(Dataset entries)
+ + + + +

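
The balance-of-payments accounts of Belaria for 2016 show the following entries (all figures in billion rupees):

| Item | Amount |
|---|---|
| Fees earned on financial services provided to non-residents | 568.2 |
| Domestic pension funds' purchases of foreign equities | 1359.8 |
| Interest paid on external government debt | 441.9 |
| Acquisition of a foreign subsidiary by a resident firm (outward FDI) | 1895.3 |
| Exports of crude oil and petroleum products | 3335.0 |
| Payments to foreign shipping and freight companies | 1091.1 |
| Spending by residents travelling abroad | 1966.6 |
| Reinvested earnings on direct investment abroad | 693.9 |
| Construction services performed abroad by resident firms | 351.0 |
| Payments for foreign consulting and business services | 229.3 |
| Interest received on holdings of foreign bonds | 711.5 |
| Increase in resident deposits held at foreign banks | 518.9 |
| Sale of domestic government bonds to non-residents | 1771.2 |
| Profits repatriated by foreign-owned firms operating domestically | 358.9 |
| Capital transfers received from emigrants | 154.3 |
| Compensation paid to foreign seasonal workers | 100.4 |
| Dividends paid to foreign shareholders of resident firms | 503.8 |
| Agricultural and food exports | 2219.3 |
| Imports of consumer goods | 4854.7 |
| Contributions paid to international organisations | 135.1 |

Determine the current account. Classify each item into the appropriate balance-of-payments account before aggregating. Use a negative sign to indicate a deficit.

-1802.9

Goods: 2219.3 - 4854.7 + 3335.0 = 699.6
Services: -1966.6 + 351.0 - 229.3 + 568.2 - 1091.1 = -2367.8
Primary income: 711.5 - 100.4 - 441.9 + 693.9 - 503.8 - 358.9 = 0.4
Secondary income: -135.1
Current account = 699.6 + (-2367.8) + 0.4 + (-135.1) = -1802.9
(Excluded from the current account — financial account: domestic pension funds' purchases of foreign equities 1359.8, acquisition of a foreign subsidiary by a resident firm (outward FDI) 1895.3, increase in resident deposits held at foreign banks 518.9, sale of domestic government bonds to non-residents 1771.2; capital account: capital transfers received from emigrants 154.3.)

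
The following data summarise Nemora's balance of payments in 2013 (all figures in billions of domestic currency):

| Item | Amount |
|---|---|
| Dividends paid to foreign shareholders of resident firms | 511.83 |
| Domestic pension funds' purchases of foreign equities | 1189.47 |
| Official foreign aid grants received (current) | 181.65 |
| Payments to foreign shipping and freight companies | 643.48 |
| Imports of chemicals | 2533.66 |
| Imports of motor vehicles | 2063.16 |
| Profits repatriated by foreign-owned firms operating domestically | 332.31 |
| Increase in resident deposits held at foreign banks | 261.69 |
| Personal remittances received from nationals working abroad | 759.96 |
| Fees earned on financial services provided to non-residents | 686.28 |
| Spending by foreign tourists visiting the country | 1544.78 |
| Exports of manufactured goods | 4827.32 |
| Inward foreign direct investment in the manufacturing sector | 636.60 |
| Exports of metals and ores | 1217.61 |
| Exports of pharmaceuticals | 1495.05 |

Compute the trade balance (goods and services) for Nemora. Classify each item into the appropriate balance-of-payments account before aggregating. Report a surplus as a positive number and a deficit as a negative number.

Goods: -2063.16 + 4827.32 - 2533.66 + 1217.61 + 1495.05 = 2943.16
Services: 686.28 - 643.48 + 1544.78 = 1587.58
Trade balance = 2943.16 + 1587.58 = 4530.74
(Excluded from the trade balance — primary income: dividends paid to foreign shareholders of resident firms 511.83, profits repatriated by foreign-owned firms operating domestically 332.31; financial account: domestic pension funds' purchases of foreign equities 1189.47, increase in resident deposits held at foreign banks 261.69, inward foreign direct investment in the manufacturing sector 636.60; secondary income: official foreign aid grants received (current) 181.65, personal remittances received from nationals working abroad 759.96.)

4530.74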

+ + + + +

__Task requirements__. Print the data above exactly as it was provided.

__Solution__.
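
The balance-of-payments accounts of Belaria for 2016 show the following entries (all figures in billion rupees):

| Item | Amount |
|---|---|
| Fees earned on financial services provided to non-residents | 568.2 |
| Domestic pension funds' purchases of foreign equities | 1359.8 |
| Interest paid on external government debt | 441.9 |
| Acquisition of a foreign subsidiary by a resident firm (outward FDI) | 1895.3 |
| Exports of crude oil and petroleum products | 3335.0 |
| Payments to foreign shipping and freight companies | 1091.1 |
| Spending by residents travelling abroad | 1966.6 |
| Reinvested earnings on direct investment abroad | 693.9 |
| Construction services performed abroad by resident firms | 351.0 |
| Payments for foreign consulting and business services | 229.3 |
| Interest received on holdings of foreign bonds | 711.5 |
| Increase in resident deposits held at foreign banks | 518.9 |
| Sale of domestic government bonds to non-residents | 1771.2 |
| Profits repatriated by foreign-owned firms operating domestically | 358.9 |
| Capital transfers received from emigrants | 154.3 |
| Compensation paid to foreign seasonal workers | 100.4 |
| Dividends paid to foreign shareholders of resident firms | 503.8 |
| Agricultural and food exports | 2219.3 |
| Imports of consumer goods | 4854.7 |
| Contributions paid to international organisations | 135.1 |

Determine the current account. Classify each item into the appropriate balance-of-payments account before aggregating. Use a negative sign to indicate a deficit.

-1802.9

Goods: 2219.3 - 4854.7 + 3335.0 = 699.6
Services: -1966.6 + 351.0 - 229.3 + 568.2 - 1091.1 = -2367.8
Primary income: 711.5 - 100.4 - 441.9 + 693.9 - 503.8 - 358.9 = 0.4
Secondary income: -135.1
Current account = 699.6 + (-2367.8) + 0.4 + (-135.1) = -1802.9
(Excluded from the current account — financial account: domestic pension funds' purchases of foreign equities 1359.8, acquisition of a foreign subsidiary by a resident firm (outward FDI) 1895.3, increase in resident deposits held at foreign banks 518.9, sale of domestic government bonds to non-residents 1771.2; capital account: capital transfers received from emigrants 154.3.)

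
The following data summarise Nemora's balance of payments in 2013 (all figures in billions of domestic currency):

| Item | Amount |
|---|---|
| Dividends paid to foreign shareholders of resident firms | 511.83 |
| Domestic pension funds' purchases of foreign equities | 1189.47 |
| Official foreign aid grants received (current) | 181.65 |
| Payments to foreign shipping and freight companies | 643.48 |
| Imports of chemicals | 2533.66 |
| Imports of motor vehicles | 2063.16 |
| Profits repatriated by foreign-owned firms operating domestically | 332.31 |
| Increase in resident deposits held at foreign banks | 261.69 |
| Personal remittances received from nationals working abroad | 759.96 |
| Fees earned on financial services provided to non-residents | 686.28 |
| Spending by foreign tourists visiting the country | 1544.78 |
| Exports of manufactured goods | 4827.32 |
| Inward foreign direct investment in the manufacturing sector | 636.60 |
| Exports of metals and ores | 1217.61 |
| Exports of pharmaceuticals | 1495.05 |

Compute the trade balance (goods and services) for Nemora. Classify each item into the appropriate balance-of-payments account before aggregating. Report a surplus as a positive number and a deficit as a negative number.

Goods: -2063.16 + 4827.32 - 2533.66 + 1217.61 + 1495.05 = 2943.16
Services: 686.28 - 643.48 + 1544.78 = 1587.58
Trade balance = 2943.16 + 1587.58 = 4530.74
(Excluded from the trade balance — primary income: dividends paid to foreign shareholders of resident firms 511.83, profits repatriated by foreign-owned firms operating domestically 332.31; financial account: domestic pension funds' purchases of foreign equities 1189.47, increase in resident deposits held at foreign banks 261.69, inward foreign direct investment in the manufacturing sector 636.60; secondary income: official foreign aid grants received (current) 181.65, personal remittances received from nationals working abroad 759.96.)

4530.74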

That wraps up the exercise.